__TASK GOAL__: Set down exactly the lines below between the line holding "Mesh 1: shaft A carries a 72-tooth" and the line holding "Report the signed", inclusive; no other line belongs in the answer.

(Dataset entries)

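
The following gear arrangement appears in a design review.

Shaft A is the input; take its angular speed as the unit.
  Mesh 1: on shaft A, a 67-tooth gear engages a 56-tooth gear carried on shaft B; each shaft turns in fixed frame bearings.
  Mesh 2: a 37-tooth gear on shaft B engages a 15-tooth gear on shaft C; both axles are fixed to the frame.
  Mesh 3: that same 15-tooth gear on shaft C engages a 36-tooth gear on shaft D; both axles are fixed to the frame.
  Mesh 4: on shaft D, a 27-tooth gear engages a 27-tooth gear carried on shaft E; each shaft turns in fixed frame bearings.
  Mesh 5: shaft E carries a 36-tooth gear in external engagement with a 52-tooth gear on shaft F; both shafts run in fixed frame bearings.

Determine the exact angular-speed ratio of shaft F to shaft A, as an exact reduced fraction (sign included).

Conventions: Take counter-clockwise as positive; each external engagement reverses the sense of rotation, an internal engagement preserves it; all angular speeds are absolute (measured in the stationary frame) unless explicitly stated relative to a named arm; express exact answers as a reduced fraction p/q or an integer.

-2479/2912

class = fixed-axis compound train [5 meshes; 5 ratios multiply, 5 sense flips]
mesh 1 [67T→56T]: running ratio 67/56, sense −
mesh 2 [37T→15T]: running ratio 2479/840, sense +
mesh 3 [15T→36T]: running ratio 2479/2016, sense −
mesh 4 [27T→27T]: running ratio 2479/2016, sense +
mesh 5 [36T→52T]: running ratio 2479/2912, sense −
ω_out/ω_in = -2479/2912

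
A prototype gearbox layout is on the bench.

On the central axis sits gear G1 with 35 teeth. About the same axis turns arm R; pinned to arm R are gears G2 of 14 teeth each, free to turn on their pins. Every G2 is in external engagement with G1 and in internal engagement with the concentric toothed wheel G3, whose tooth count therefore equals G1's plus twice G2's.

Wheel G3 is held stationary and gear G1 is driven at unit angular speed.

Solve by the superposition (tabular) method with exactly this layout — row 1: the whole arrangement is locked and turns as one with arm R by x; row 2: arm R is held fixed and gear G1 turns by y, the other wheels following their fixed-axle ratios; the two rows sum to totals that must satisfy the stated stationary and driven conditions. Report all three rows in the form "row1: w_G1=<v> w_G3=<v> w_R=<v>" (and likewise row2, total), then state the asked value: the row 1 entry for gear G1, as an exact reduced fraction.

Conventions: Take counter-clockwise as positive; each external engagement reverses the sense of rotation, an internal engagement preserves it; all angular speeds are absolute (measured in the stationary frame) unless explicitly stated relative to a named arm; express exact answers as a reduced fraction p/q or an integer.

row1: w_G1=5/14 w_G3=5/14 w_R=5/14
row2: w_G1=9/14 w_G3=-5/14 w_R=0
total: w_G1=1 w_G3=0 w_R=5/14
asked value: 5/14

recognized (axles ride arm R): planetary set, 35/14/63 teeth
row 1: whole set turns with the arm by x
row 2 — arm fixed, fixed-axis ratios: sun y, ring −(35/63)·y, arm 0
boundary: total ω_ring = x − (35/63)·y = 0 and total ω_sun = x + y = 1  ⇒  y = 9/14, x = 5/14
row 2 ring = −(35/63)·9/14 = -5/14
totals (row 1 + row 2): sun 5/14 + 9/14 = 1, ring 5/14 + (-5/14) = 0, arm 5/14 + 0 = 5/14
asked cell (row1, sun) = 5/14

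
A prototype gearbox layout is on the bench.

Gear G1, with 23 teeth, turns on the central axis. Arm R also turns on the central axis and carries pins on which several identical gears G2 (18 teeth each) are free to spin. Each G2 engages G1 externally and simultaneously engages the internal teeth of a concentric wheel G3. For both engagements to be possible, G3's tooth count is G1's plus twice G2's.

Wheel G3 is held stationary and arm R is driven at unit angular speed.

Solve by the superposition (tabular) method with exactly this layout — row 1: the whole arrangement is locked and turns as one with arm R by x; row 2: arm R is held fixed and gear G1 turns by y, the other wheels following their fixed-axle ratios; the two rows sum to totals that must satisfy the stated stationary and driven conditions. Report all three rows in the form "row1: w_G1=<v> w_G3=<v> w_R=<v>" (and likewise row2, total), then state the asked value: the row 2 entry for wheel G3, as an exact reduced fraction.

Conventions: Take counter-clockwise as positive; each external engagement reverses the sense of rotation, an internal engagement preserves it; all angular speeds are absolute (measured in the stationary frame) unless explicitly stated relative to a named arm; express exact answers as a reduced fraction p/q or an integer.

row1: w_G1=1 w_G3=1 w_R=1
row2: w_G1=59/23 w_G3=-1 w_R=0
total: w_G1=82/23 w_G3=0 w_R=1
asked value: -1

planetary set (23T centre, 18T on arm, 59T internal) — Willis relation
row 1 — lock + rotate with arm: ω_sun = ω_ring = ω_arm = x
row 2: sun turns y, ring = −(23/59)·y, arm 0
boundary: total ω_ring = x − (23/59)·y = 0 and total ω_arm = x = 1  ⇒  y = 59/23, x = 1
row 2 ring = −(23/59)·59/23 = -1
totals (row 1 + row 2): sun 1 + 59/23 = 82/23, ring 1 + (-1) = 0, arm 1 + 0 = 1
asked cell (row2, ring) = -1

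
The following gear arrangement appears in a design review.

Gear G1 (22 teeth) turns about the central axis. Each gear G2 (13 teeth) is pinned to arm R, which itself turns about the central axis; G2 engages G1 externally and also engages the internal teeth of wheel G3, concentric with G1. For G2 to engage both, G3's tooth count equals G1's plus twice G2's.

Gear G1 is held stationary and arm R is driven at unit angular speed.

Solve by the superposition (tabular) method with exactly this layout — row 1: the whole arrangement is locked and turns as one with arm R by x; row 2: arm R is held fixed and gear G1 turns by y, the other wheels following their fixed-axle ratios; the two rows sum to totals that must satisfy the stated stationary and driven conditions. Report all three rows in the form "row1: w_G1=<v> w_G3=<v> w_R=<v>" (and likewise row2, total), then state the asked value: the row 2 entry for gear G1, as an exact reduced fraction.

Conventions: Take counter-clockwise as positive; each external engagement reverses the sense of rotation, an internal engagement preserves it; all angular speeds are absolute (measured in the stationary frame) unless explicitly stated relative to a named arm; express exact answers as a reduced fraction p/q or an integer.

recognized (axles ride arm R): planetary set, 22/13/48 teeth
superposition row 1 [locked train]: every member turns x
row 2 (arm held, sun turns y): ω_ring = −(22/48)·y, ω_arm = 0
boundary: total ω_sun = x + y = 0 and total ω_arm = x = 1  ⇒  y = -1, x = 1
row 2 ring = −(22/48)·(-1) = 11/24
totals (row 1 + row 2): sun 1 + (-1) = 0, ring 1 + 11/24 = 35/24, arm 1 + 0 = 1
asked cell (row2, sun) = -1

row1: w_G1=1 w_G3=1 w_R=1
row2: w_G1=-1 w_G3=11/24 w_R=0
total: w_G1=0 w_G3=35/24 w_R=1
asked value: -1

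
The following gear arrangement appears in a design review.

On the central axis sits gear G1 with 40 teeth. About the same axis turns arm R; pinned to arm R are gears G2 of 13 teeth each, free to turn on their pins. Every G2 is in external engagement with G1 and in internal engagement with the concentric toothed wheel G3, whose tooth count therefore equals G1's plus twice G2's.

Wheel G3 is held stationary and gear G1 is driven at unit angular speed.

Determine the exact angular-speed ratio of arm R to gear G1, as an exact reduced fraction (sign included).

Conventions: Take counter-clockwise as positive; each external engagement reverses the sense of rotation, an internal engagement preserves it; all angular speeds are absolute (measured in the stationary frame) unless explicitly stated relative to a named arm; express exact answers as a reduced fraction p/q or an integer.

20/53

recognized (axles ride arm R): planetary set, 40/13/66 teeth
ring teeth: 40 + 2·13 = 66
40(ω_sun−ω_arm) = −66(ω_ring−ω_arm),  ω_ring = 0, ω_sun = 1
40(1−ω_arm) = −66(0−ω_arm)  ⇒  106·ω_arm = 40  ⇒  ω_arm = 20/53
ω_out/ω_in = 20/53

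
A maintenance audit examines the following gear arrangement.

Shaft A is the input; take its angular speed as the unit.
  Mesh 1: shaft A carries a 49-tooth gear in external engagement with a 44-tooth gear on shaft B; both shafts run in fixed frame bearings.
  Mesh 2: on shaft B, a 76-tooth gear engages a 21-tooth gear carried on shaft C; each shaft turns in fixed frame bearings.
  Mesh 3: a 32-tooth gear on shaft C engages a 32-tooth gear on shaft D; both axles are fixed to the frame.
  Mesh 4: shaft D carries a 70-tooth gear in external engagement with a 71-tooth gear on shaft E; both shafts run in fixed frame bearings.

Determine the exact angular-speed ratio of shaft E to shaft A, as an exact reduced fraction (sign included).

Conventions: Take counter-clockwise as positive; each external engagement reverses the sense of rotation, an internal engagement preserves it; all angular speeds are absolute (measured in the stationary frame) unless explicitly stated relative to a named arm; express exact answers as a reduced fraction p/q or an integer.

class = fixed-axis compound train [4 meshes; 4 ratios multiply, 4 sense flips]
mesh 1 [49T→44T]: running ratio 49/44, sense −
mesh 2 [76T→21T]: running ratio 133/33, sense +
mesh 3 [32T→32T]: running ratio 133/33, sense −
mesh 4 [70T→71T]: running ratio 9310/2343, sense +
ω_out/ω_in = 9310/2343

9310/2343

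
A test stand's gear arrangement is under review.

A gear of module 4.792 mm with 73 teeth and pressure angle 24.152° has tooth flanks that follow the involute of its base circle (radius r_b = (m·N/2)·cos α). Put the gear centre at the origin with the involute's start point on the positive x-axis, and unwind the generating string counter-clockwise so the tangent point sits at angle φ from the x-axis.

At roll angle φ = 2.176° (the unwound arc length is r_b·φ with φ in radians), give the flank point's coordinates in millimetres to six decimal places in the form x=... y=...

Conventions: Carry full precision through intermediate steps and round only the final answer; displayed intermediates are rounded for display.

x=159.712172 y=0.002914

recognized (one wheel, involute flank): single-mesh tooth geometry, m = 4.792, N = 73
pitch radius r_p = m·N/2 = 4.792·73/2 = 174.908000
base radius r_b = r_p·cos α = 174.908000·cos 24.152° = 159.597116
roll angle φ = 2.176° = 0.03797836 rad
x = r_b·(cos φ + φ·sin φ) = 159.712172
y = r_b·(sin φ − φ·cos φ) = 0.002914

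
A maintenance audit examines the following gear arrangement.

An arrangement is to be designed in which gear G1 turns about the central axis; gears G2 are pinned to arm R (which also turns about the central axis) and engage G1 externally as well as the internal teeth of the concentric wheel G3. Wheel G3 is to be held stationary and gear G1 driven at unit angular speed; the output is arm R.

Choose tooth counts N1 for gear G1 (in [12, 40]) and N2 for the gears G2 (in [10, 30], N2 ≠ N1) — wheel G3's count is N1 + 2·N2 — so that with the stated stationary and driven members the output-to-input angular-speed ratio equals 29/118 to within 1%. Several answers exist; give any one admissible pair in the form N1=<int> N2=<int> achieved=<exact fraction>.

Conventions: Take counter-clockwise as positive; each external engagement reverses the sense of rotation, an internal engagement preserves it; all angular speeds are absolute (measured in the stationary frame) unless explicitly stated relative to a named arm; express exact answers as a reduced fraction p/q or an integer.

planetary set to be sized for 29/118 (Willis relation)
Willis with ω_ring = 0: ω_arm/ω_sun = N1/(N1+N3); set equal to 29/118  ⇒  N3/N1 = 1/(29/118) − 1 = 89/29
N3 = N1 + 2·N2  ⇒  N2/N1 = (N3/N1 − 1)/2 = (89/29 − 1)/2 = 30/29
smallest multiple with N1 ≥ 12 and N2 ≥ 10: k = 1  ⇒  N1 = 1·29 = 29, N2 = 1·30 = 30 (N1 ≤ 40, N2 ≤ 30, N2 ≠ N1 ✓), N3 = 29 + 2·30 = 89
check: N1/(N1+N3) with N1 = 29, N3 = 89 gives 29/118; |achieved − target| = 0 ≤ 29/11800 ✓

N1=29 N2=30 achieved=29/118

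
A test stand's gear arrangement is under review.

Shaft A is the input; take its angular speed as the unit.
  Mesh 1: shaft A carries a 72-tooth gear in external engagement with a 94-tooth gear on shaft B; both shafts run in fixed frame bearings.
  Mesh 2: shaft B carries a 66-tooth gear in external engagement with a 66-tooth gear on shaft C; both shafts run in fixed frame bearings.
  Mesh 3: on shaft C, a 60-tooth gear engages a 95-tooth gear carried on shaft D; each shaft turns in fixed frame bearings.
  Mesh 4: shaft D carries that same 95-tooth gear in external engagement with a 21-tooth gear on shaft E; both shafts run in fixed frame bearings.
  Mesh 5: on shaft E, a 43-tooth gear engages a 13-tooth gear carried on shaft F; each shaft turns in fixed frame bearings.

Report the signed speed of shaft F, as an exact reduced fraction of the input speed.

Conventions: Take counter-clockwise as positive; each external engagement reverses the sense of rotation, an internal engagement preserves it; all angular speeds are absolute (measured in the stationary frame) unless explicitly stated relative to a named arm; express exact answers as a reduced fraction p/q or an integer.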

__YOUR SOLUTION__:
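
  Mesh 1: shaft A carries a 72-tooth gear in external engagement with a 94-tooth gear on shaft B; both shafts run in fixed frame bearings.
  Mesh 2: shaft B carries a 66-tooth gear in external engagement with a 66-tooth gear on shaft C; both shafts run in fixed frame bearings.
  Mesh 3: on shaft C, a 60-tooth gear engages a 95-tooth gear carried on shaft D; each shaft turns in fixed frame bearings.
  Mesh 4: shaft D carries that same 95-tooth gear in external engagement with a 21-tooth gear on shaft E; both shafts run in fixed frame bearings.
  Mesh 5: on shaft E, a 43-tooth gear engages a 13-tooth gear carried on shaft F; each shaft turns in fixed frame bearings.

Report the signed speed of shaft F, as an exact reduced fraction of the input speed.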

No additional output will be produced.